What you need to do: All that is wanted is a word-for-word copy of the data from its first line to the line containing "The following rules", both included.

Source records:

· · ·

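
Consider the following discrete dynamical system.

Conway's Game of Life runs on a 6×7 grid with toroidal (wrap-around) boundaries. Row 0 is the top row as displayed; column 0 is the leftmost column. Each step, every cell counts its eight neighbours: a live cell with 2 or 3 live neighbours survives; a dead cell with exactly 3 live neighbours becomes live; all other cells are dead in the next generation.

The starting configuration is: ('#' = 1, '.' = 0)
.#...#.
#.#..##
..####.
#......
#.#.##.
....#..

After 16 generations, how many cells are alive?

0) .#...#.
#.#..##
..####.
#......
#.#.##.
....#..
1) ##..##.
#.#....
#.####.
..#....
.#.####
.#.##.#
2) ....##.
#.#....
..#.#.#
#......
.#....#
.#.....
3) .#.....
.#..#.#
#..#..#
##...##
.#.....
#....#.
4) .#...##
.##..##
..#.#..
.##..#.
.#...#.
##.....
5) .....#.
.####.#
#...#.#
.#####.
......#
.##..#.
6) #....##
.####.#
......#
.####..
#.....#
.....##
7) .###...
.####..
.......
.###.##
#####.#
.......
8) .#..#..
.#..#..
#....#.
.....##
....#.#
....#..
9) ...###.
##..##.
#...##.
#...#..
....#.#
...##..
10) ..#...#
##.....
#..#...
#..##..
....#..
.......
11) ##.....
###...#
#.###.#
...##..
...##..
.......
12) ..#...#
.....#.
....#.#
.......
...##..
.......
13) .......
.....##
.....#.
...###.
.......
...#...
14) .......
.....##
.......
....##.
...#...
.......
15) .......
.......
....#.#
....#..
....#..
.......
16) .......
.......
.....#.
...##..
.......
.......

3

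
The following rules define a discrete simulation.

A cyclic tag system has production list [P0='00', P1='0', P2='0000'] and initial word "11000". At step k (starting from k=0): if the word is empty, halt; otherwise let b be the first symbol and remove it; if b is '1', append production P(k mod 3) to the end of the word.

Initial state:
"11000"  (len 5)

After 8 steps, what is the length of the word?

[0] "11000"  (len 5)
[1] "100000"  (len 6)
[2] "000000"  (len 6)
[3] "00000"  (len 5)
[4] "0000"  (len 4)
[5] "000"  (len 3)
[6] "00"  (len 2)
[7] "0"  (len 1)
[8] (halted — word empty)

0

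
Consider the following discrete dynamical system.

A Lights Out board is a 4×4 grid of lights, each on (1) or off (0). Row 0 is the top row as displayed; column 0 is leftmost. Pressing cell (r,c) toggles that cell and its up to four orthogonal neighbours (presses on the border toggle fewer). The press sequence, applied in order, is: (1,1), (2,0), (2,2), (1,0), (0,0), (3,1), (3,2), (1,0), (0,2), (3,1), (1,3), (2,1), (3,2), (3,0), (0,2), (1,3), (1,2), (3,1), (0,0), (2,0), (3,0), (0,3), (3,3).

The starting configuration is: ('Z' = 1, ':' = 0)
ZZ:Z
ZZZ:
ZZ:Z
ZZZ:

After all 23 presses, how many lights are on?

6

[0] ZZ:Z
ZZZ:
ZZ:Z
ZZZ:
[1] Z::Z
::::
Z::Z
ZZZ:
[2] Z::Z
Z:::
:Z:Z
:ZZ:
[3] Z::Z
Z:Z:
::Z:
:Z::
[4] :::Z
:ZZ:
Z:Z:
:Z::
[5] ZZ:Z
ZZZ:
Z:Z:
:Z::
[6] ZZ:Z
ZZZ:
ZZZ:
Z:Z:
[7] ZZ:Z
ZZZ:
ZZ::
ZZ:Z
[8] :Z:Z
::Z:
:Z::
ZZ:Z
[9] ::Z:
::::
:Z::
ZZ:Z
[10] ::Z:
::::
::::
::ZZ
[11] ::ZZ
::ZZ
:::Z
::ZZ
[12] ::ZZ
:ZZZ
ZZZZ
:ZZZ
[13] ::ZZ
:ZZZ
ZZ:Z
::::
[14] ::ZZ
:ZZZ
:Z:Z
ZZ::
[15] :Z::
:Z:Z
:Z:Z
ZZ::
[16] :Z:Z
:ZZ:
:Z::
ZZ::
[17] :ZZZ
:::Z
:ZZ:
ZZ::
[18] :ZZZ
:::Z
::Z:
::Z:
[19] Z:ZZ
Z::Z
::Z:
::Z:
[20] Z:ZZ
:::Z
ZZZ:
Z:Z:
[21] Z:ZZ
:::Z
:ZZ:
:ZZ:
[22] Z:::
::::
:ZZ:
:ZZ:
[23] Z:::
::::
:ZZZ
:Z:Z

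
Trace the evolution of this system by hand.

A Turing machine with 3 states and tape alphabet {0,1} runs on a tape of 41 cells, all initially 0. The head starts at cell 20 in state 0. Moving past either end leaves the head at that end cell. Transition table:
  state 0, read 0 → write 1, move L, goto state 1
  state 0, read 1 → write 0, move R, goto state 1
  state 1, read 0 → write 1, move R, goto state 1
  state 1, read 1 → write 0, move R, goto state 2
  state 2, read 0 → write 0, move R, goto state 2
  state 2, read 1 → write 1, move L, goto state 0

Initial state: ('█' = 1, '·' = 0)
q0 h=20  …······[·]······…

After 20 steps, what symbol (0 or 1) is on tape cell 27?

step 0: q0 h=20  …······[·]······…
step 1: q1 h=19  …······[·]█·····…
step 2: q1 h=20  …·····█[█]······…
step 3: q2 h=21  …····█·[·]······…
step 4: q2 h=22  …···█··[·]······…
step 5: q2 h=23  …··█···[·]······…
step 6: q2 h=24  …·█····[·]······…
step 7: q2 h=25  …█·····[·]······…
step 8: q2 h=26  …······[·]······…
step 9: q2 h=27  …······[·]······…
step 10: q2 h=28  …······[·]······…
step 11: q2 h=29  …······[·]······…
step 12: q2 h=30  …······[·]······…
step 13: q2 h=31  …······[·]······…
step 14: q2 h=32  …······[·]······…
step 15: q2 h=33  …······[·]······…
step 16: q2 h=34  …······[·]······|
step 17: q2 h=35  …······[·]·····|
step 18: q2 h=36  …······[·]····|
step 19: q2 h=37  …······[·]···|
step 20: q2 h=38  …······[·]··|

0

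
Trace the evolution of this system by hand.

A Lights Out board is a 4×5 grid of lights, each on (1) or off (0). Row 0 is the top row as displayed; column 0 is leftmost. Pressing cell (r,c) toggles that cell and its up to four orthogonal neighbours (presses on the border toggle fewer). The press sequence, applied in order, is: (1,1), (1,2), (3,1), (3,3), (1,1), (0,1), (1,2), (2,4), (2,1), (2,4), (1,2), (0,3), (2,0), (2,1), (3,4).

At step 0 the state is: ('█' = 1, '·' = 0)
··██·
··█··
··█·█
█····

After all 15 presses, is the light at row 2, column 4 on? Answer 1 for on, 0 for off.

0

t=0: ··██·
··█··
··█·█
█····
t=1: ·███·
██···
·██·█
█····
t=2: ·█·█·
█·██·
·█··█
█····
t=3: ·█·█·
█·██·
····█
·██··
t=4: ·█·█·
█·██·
···██
·█·██
t=5: ···█·
·█·█·
·█·██
·█·██
t=6: ████·
···█·
·█·██
·█·██
t=7: ██·█·
·██··
·████
·█·██
t=8: ██·█·
·██·█
·██··
·█·█·
t=9: ██·█·
··█·█
█····
···█·
t=10: ██·█·
··█··
█··██
···██
t=11: ████·
·█·█·
█·███
···██
t=12: ██··█
·█···
█·███
···██
t=13: ██··█
██···
·████
█··██
t=14: ██··█
█····
█··██
██·██
t=15: ██··█
█····
█··█·
██···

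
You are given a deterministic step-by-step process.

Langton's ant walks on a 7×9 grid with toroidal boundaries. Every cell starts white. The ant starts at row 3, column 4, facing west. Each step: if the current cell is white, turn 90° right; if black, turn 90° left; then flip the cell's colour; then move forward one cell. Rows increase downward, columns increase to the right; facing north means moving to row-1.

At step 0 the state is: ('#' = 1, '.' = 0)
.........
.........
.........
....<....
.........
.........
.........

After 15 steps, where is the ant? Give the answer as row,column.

t=0: .........
.........
.........
....<....
.........
.........
.........
t=1: .........
.........
....^....
....#....
.........
.........
.........
t=2: .........
.........
....#>...
....#....
.........
.........
.........
t=3: .........
.........
....##...
....#v...
.........
.........
.........
t=4: .........
.........
....##...
....<#...
.........
.........
.........
t=5: .........
.........
....##...
.....#...
....v....
.........
.........
t=6: .........
.........
....##...
.....#...
...<#....
.........
.........
t=7: .........
.........
....##...
...^.#...
...##....
.........
.........
t=8: .........
.........
....##...
...#>#...
...##....
.........
.........
t=9: .........
.........
....##...
...###...
...#v....
.........
.........
t=10: .........
.........
....##...
...###...
...#.>...
.........
.........
t=11: .........
.........
....##...
...###...
...#.#...
.....v...
.........
t=12: .........
.........
....##...
...###...
...#.#...
....<#...
.........
t=13: .........
.........
....##...
...###...
...#^#...
....##...
.........
t=14: .........
.........
....##...
...###...
...##>...
....##...
.........
t=15: .........
.........
....##...
...##^...
...##....
....##...
.........

3,5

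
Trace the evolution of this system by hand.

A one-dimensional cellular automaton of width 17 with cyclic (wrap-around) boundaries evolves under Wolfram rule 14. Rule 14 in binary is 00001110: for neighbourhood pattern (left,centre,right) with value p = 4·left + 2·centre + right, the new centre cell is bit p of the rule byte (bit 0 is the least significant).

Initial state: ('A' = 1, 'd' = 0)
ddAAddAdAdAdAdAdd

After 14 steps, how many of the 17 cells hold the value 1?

t=0: ddAAddAdAdAdAdAdd
t=1: dAAddAAdAdAdAdAdd
t=2: AAddAAddAdAdAdAdd
t=3: AddAAddAAdAdAdAdA
t=4: ddAAddAAddAdAdAdA
t=5: dAAddAAddAAdAdAdA
t=6: dAddAAddAAddAdAdA
t=7: dAdAAddAAddAAdAdA
t=8: dAdAddAAddAAddAdA
t=9: dAdAdAAddAAddAAdA
t=10: dAdAdAddAAddAAddA
t=11: dAdAdAdAAddAAddAA
t=12: dAdAdAdAddAAddAAd
t=13: AAdAdAdAdAAddAAdd
t=14: AddAdAdAdAddAAddA

8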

· · ·

Response area:
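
Consider the following discrete dynamical system.

Conway's Game of Life runs on a 6×7 grid with toroidal (wrap-around) boundaries. Row 0 is the top row as displayed; column 0 is the leftmost column. Each step, every cell counts its eight neighbours: a live cell with 2 or 3 live neighbours survives; a dead cell with exactly 3 live neighbours becomes live; all other cells are dead in the next generation.

The starting configuration is: ('#' = 1, '.' = 0)
.#...#.
#.#..##
..####.
#......
#.#.##.
....#..

After 16 generations, how many cells are alive?

0) .#...#.
#.#..##
..####.
#......
#.#.##.
....#..
1) ##..##.
#.#....
#.####.
..#....
.#.####
.#.##.#
2) ....##.
#.#....
..#.#.#
#......
.#....#
.#.....
3) .#.....
.#..#.#
#..#..#
##...##
.#.....
#....#.
4) .#...##
.##..##
..#.#..
.##..#.
.#...#.
##.....
5) .....#.
.####.#
#...#.#
.#####.
......#
.##..#.
6) #....##
.####.#
......#
.####..
#.....#
.....##
7) .###...
.####..
.......
.###.##
#####.#
.......
8) .#..#..
.#..#..
#....#.
.....##
....#.#
....#..
9) ...###.
##..##.
#...##.
#...#..
....#.#
...##..
10) ..#...#
##.....
#..#...
#..##..
....#..
.......
11) ##.....
###...#
#.###.#
...##..
...##..
.......
12) ..#...#
.....#.
....#.#
.......
...##..
.......
13) .......
.....##
.....#.
...###.
.......
...#...
14) .......
.....##
.......
....##.
...#...
.......
15) .......
.......
....#.#
....#..
....#..
.......
16) .......
.......
.....#.
...##..
.......
.......

3

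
The following rules define a discrete simulation.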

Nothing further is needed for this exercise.